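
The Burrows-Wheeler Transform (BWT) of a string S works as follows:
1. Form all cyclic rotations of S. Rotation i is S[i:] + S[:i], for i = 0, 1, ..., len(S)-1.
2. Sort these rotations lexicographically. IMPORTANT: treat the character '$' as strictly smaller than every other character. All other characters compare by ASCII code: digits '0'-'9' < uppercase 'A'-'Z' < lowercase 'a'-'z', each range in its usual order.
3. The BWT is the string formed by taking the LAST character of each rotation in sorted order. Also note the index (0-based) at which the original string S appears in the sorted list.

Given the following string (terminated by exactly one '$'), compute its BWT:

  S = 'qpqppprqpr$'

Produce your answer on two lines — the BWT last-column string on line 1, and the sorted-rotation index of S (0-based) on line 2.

Answer: rqpqqpp$rpp
7

Derivation:
All 11 rotations (rotation i = S[i:]+S[:i]):
  rot[0] = qpqppprqpr$
  rot[1] = pqppprqpr$q
  rot[2] = qppprqpr$qp
  rot[3] = ppprqpr$qpq
  rot[4] = pprqpr$qpqp
  rot[5] = prqpr$qpqpp
  rot[6] = rqpr$qpqppp
  rot[7] = qpr$qpqpppr
  rot[8] = pr$qpqppprq
  rot[9] = r$qpqppprqp
  rot[10] = $qpqppprqpr
Sorted (with $ < everything):
  sorted[0] = $qpqppprqpr  (last char: 'r')
  sorted[1] = ppprqpr$qpq  (last char: 'q')
  sorted[2] = pprqpr$qpqp  (last char: 'p')
  sorted[3] = pqppprqpr$q  (last char: 'q')
  sorted[4] = pr$qpqppprq  (last char: 'q')
  sorted[5] = prqpr$qpqpp  (last char: 'p')
  sorted[6] = qppprqpr$qp  (last char: 'p')
  sorted[7] = qpqppprqpr$  (last char: '$')
  sorted[8] = qpr$qpqpppr  (last char: 'r')
  sorted[9] = r$qpqppprqp  (last char: 'p')
  sorted[10] = rqpr$qpqppp  (last char: 'p')
Last column: rqpqqpp$rpp
Original string S is at sorted index 7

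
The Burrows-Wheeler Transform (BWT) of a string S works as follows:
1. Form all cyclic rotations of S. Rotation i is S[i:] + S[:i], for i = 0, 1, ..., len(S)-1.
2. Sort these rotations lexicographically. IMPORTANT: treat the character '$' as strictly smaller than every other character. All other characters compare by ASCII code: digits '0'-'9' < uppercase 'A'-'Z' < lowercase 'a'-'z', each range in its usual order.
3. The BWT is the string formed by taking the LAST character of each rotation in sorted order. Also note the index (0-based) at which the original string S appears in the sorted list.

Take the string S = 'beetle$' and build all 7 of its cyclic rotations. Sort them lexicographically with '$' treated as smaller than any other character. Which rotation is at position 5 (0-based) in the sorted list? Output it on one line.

Answer: le$beet

Derivation:
All 7 rotations (rotation i = S[i:]+S[:i]):
  rot[0] = beetle$
  rot[1] = eetle$b
  rot[2] = etle$be
  rot[3] = tle$bee
  rot[4] = le$beet
  rot[5] = e$beetl
  rot[6] = $beetle
Sorted (with $ < everything):
  sorted[0] = $beetle
  sorted[1] = beetle$
  sorted[2] = e$beetl
  sorted[3] = eetle$b
  sorted[4] = etle$be
  sorted[5] = le$beet
  sorted[6] = tle$bee
sorted[5] = le$beet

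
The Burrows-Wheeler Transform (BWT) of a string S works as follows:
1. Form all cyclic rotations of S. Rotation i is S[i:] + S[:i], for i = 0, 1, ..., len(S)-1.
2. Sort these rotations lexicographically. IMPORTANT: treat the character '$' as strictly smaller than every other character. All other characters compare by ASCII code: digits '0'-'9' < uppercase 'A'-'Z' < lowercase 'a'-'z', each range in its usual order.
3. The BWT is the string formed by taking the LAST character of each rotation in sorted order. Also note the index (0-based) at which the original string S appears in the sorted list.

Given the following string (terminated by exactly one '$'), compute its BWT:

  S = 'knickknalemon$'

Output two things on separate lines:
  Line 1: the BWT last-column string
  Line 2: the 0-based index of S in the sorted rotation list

All 14 rotations (rotation i = S[i:]+S[:i]):
  rot[0] = knickknalemon$
  rot[1] = nickknalemon$k
  rot[2] = ickknalemon$kn
  rot[3] = ckknalemon$kni
  rot[4] = kknalemon$knic
  rot[5] = knalemon$knick
  rot[6] = nalemon$knickk
  rot[7] = alemon$knickkn
  rot[8] = lemon$knickkna
  rot[9] = emon$knickknal
  rot[10] = mon$knickknale
  rot[11] = on$knickknalem
  rot[12] = n$knickknalemo
  rot[13] = $knickknalemon
Sorted (with $ < everything):
  sorted[0] = $knickknalemon  (last char: 'n')
  sorted[1] = alemon$knickkn  (last char: 'n')
  sorted[2] = ckknalemon$kni  (last char: 'i')
  sorted[3] = emon$knickknal  (last char: 'l')
  sorted[4] = ickknalemon$kn  (last char: 'n')
  sorted[5] = kknalemon$knic  (last char: 'c')
  sorted[6] = knalemon$knick  (last char: 'k')
  sorted[7] = knickknalemon$  (last char: '$')
  sorted[8] = lemon$knickkna  (last char: 'a')
  sorted[9] = mon$knickknale  (last char: 'e')
  sorted[10] = n$knickknalemo  (last char: 'o')
  sorted[11] = nalemon$knickk  (last char: 'k')
  sorted[12] = nickknalemon$k  (last char: 'k')
  sorted[13] = on$knickknalem  (last char: 'm')
Last column: nnilnck$aeokkm
Original string S is at sorted index 7

Answer: nnilnck$aeokkm
7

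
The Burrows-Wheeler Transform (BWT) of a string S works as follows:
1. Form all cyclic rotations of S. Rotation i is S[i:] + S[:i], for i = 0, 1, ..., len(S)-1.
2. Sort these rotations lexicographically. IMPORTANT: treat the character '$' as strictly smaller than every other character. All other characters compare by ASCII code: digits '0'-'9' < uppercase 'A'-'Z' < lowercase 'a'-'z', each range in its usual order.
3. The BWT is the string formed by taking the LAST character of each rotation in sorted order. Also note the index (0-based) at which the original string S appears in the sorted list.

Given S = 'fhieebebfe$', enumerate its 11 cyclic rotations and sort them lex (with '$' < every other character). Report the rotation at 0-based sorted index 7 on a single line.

All 11 rotations (rotation i = S[i:]+S[:i]):
  rot[0] = fhieebebfe$
  rot[1] = hieebebfe$f
  rot[2] = ieebebfe$fh
  rot[3] = eebebfe$fhi
  rot[4] = ebebfe$fhie
  rot[5] = bebfe$fhiee
  rot[6] = ebfe$fhieeb
  rot[7] = bfe$fhieebe
  rot[8] = fe$fhieebeb
  rot[9] = e$fhieebebf
  rot[10] = $fhieebebfe
Sorted (with $ < everything):
  sorted[0] = $fhieebebfe
  sorted[1] = bebfe$fhiee
  sorted[2] = bfe$fhieebe
  sorted[3] = e$fhieebebf
  sorted[4] = ebebfe$fhie
  sorted[5] = ebfe$fhieeb
  sorted[6] = eebebfe$fhi
  sorted[7] = fe$fhieebeb
  sorted[8] = fhieebebfe$
  sorted[9] = hieebebfe$f
  sorted[10] = ieebebfe$fh
sorted[7] = fe$fhieebeb

Answer: fe$fhieebeb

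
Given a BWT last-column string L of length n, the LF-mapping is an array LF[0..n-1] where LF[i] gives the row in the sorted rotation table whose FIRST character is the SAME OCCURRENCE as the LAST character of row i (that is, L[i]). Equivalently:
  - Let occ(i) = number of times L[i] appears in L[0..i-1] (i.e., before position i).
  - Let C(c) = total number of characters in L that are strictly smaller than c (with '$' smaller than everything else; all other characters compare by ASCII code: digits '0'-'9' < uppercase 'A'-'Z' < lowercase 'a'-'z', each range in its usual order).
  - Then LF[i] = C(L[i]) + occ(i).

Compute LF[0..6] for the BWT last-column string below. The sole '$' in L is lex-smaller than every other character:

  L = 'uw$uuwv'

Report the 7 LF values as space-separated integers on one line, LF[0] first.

Char counts: '$':1, 'u':3, 'v':1, 'w':2
C (first-col start): C('$')=0, C('u')=1, C('v')=4, C('w')=5
L[0]='u': occ=0, LF[0]=C('u')+0=1+0=1
L[1]='w': occ=0, LF[1]=C('w')+0=5+0=5
L[2]='$': occ=0, LF[2]=C('$')+0=0+0=0
L[3]='u': occ=1, LF[3]=C('u')+1=1+1=2
L[4]='u': occ=2, LF[4]=C('u')+2=1+2=3
L[5]='w': occ=1, LF[5]=C('w')+1=5+1=6
L[6]='v': occ=0, LF[6]=C('v')+0=4+0=4

Answer: 1 5 0 2 3 6 4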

• • •

> [Task instructions]
Which lines in the records above include the word "that"? Copy them out.

> [Response box]
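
Given a BWT last-column string L of length n, the LF-mapping is an array LF[0..n-1] where LF[i] gives the row in the sorted rotation table whose FIRST character is the SAME OCCURRENCE as the LAST character of row i (that is, L[i]). Equivalently:
  - Let C(c) = total number of characters in L that are strictly smaller than c (with '$' smaller than everything else; all other characters compare by ASCII code: digits '0'-'9' < uppercase 'A'-'Z' < lowercase 'a'-'z', each range in its usual order).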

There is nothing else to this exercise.